GIVEN DATA

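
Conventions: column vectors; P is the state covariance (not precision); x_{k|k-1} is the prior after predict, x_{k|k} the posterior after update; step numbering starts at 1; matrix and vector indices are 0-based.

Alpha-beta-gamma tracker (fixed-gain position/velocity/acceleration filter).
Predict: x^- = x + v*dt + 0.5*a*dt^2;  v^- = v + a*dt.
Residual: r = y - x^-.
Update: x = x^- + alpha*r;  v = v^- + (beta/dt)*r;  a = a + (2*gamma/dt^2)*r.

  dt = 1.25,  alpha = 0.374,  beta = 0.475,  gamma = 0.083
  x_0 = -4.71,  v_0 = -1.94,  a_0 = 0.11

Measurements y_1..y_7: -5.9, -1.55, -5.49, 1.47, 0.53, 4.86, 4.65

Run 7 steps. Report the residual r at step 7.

resid = -5.5540

step 1: x_pred=-7.0491  r=1.1491  x^+=-6.6193  v^+=-1.3659  a^+=0.2321
step 2: x_pred=-8.1453  r=6.5953  x^+=-5.6787  v^+=1.4305  a^+=0.9328
step 3: x_pred=-3.1619  r=-2.3281  x^+=-4.0326  v^+=1.7117  a^+=0.6854
step 4: x_pred=-1.3574  r=2.8274  x^+=-0.3000  v^+=3.6429  a^+=0.9858
step 5: x_pred=5.0239  r=-4.4939  x^+=3.3432  v^+=3.1675  a^+=0.5084
step 6: x_pred=7.6997  r=-2.8397  x^+=6.6377  v^+=2.7239  a^+=0.2067
step 7: x_pred=10.2040  r=-5.5540  x^+=8.1268  v^+=0.8717  a^+=-0.3834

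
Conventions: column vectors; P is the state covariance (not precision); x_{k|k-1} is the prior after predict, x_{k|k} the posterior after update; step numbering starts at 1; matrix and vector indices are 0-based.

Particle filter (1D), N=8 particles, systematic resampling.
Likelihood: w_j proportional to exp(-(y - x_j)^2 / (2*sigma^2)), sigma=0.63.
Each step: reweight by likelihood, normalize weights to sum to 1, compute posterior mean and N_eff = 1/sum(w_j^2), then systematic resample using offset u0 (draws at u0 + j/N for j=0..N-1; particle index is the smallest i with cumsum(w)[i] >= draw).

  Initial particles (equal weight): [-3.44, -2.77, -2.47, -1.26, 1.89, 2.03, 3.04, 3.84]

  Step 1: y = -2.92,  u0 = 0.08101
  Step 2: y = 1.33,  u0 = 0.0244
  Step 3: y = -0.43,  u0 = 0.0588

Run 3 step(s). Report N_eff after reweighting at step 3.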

WORK REQUEST
Every line that contains the string "beta" should be copied from the entries.

ANSWER TO THIS EXERCISE
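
Alpha-beta-gamma tracker (fixed-gain position/velocity/acceleration filter).
Update: x = x^- + alpha*r;  v = v^- + (beta/dt)*r;  a = a + (2*gamma/dt^2)*r.
  dt = 1.25,  alpha = 0.374,  beta = 0.475,  gamma = 0.083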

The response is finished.